The lines from the start of the listing through the line containing "Let a = 110032/1225 and b = -2056223/225." should be printed exactly, and no other lines should be printed.

***

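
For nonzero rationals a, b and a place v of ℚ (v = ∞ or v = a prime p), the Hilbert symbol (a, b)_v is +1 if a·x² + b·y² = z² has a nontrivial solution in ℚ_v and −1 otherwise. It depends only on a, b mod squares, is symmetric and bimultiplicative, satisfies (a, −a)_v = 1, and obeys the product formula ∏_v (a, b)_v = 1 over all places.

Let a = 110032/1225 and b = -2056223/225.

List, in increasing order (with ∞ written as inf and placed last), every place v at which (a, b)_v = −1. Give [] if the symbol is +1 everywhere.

[]

Mod squares: a ≡ 13, b ≡ -23. Check v ∈ {∞, 2, 3, 5, 7, 13, 23}.
v=∞: 13 > 0 and -23 < 0  ⇒  (a,b)_∞ = +1.
v=23: a=23^2·(≡4), b=23^3·(≡20) mod 23; (4|23)=+1, (20|23)=-1; (−1)^{2·3·11}·(+1)^3·(-1)^2 = +1.
v=5: a=5^-2·(≡3), b=5^-2·(≡3) mod 5; (3|5)=-1, (3|5)=-1; (−1)^{-2·-2·2}·(-1)^-2·(-1)^-2 = +1.
v=13: a=13^1·(≡9), b=13^2·(≡10) mod 13; (9|13)=+1, (10|13)=+1; (−1)^{1·2·6}·(+1)^2·(+1)^1 = +1.
v=2: v_2(a)=4, v_2(b)=0; units ≡ 5, 1 (mod 8); ε·ε+αω+βω = 0·0+4·0+0·1 ≡ 0  ⇒  (a,b)_2 = +1.
v=3: a=3^0·(≡1), b=3^-2·(≡1) mod 3; (1|3)=+1, (1|3)=+1; (−1)^{0·-2·1}·(+1)^-2·(+1)^0 = +1.
v=7: a=7^-2·(≡5), b=7^0·(≡6) mod 7; (5|7)=-1, (6|7)=-1; (−1)^{-2·0·3}·(-1)^0·(-1)^-2 = +1.
Every local symbol is +1, so the conic 13·x² + -23·y² = z² has ℚ_v-points for all v and hence a ℚ-point; (a, b / ℚ) ≅ M_2(ℚ).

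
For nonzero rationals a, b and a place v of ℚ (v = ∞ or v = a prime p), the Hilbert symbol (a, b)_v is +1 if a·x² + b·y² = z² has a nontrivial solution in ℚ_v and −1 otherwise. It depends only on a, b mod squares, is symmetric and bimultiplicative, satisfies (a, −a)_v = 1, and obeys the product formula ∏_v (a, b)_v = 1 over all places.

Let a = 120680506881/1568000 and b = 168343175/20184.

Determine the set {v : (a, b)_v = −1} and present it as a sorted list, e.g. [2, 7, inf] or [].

[2, 3, 5, 13]

Mod squares: a ≡ 5, b ≡ 858. Check v ∈ {∞, 2, 3, 5, 7, 11, 13, 29, 31}.
v=13: a=13^0·(≡5), b=13^1·(≡4) mod 13; (5|13)=-1, (4|13)=+1; (−1)^{0·1·6}·(-1)^1·(+1)^0 = -1.
v=2: v_2(a)=-8, v_2(b)=-3; units ≡ 5, 5 (mod 8); ε·ε+αω+βω = 0·0+-8·1+-3·1 ≡ 1  ⇒  (a,b)_2 = -1.
v=29: a=29^2·(≡25), b=29^-2·(≡17) mod 29; (25|29)=+1, (17|29)=-1; (−1)^{2·-2·14}·(+1)^-2·(-1)^2 = +1.
v=5: a=5^-3·(≡4), b=5^2·(≡3) mod 5; (4|5)=+1, (3|5)=-1; (−1)^{-3·2·2}·(+1)^2·(-1)^-3 = -1.
v=3: a=3^4·(≡2), b=3^-1·(≡1) mod 3; (2|3)=-1, (1|3)=+1; (−1)^{4·-1·1}·(-1)^-1·(+1)^4 = -1.
v=31: a=31^0·(≡9), b=31^2·(≡29) mod 31; (9|31)=+1, (29|31)=-1; (−1)^{0·2·15}·(+1)^2·(-1)^0 = +1.
v=7: a=7^-2·(≡6), b=7^2·(≡1) mod 7; (6|7)=-1, (1|7)=+1; (−1)^{-2·2·3}·(-1)^2·(+1)^-2 = +1.
v=11: a=11^6·(≡4), b=11^1·(≡1) mod 11; (4|11)=+1, (1|11)=+1; (−1)^{6·1·5}·(+1)^1·(+1)^6 = +1.
v=∞: 5 > 0 and 858 > 0  ⇒  (a,b)_∞ = +1.
|Ram(5, 858)| = 4, even; anisotropic at {2, 3, 5, 13}.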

***

OUTPUT OF THE TASK:
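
For nonzero rationals a, b and a place v of ℚ (v = ∞ or v = a prime p), the Hilbert symbol (a, b)_v is +1 if a·x² + b·y² = z² has a nontrivial solution in ℚ_v and −1 otherwise. It depends only on a, b mod squares, is symmetric and bimultiplicative, satisfies (a, −a)_v = 1, and obeys the product formula ∏_v (a, b)_v = 1 over all places.

Let a = 110032/1225 and b = -2056223/225.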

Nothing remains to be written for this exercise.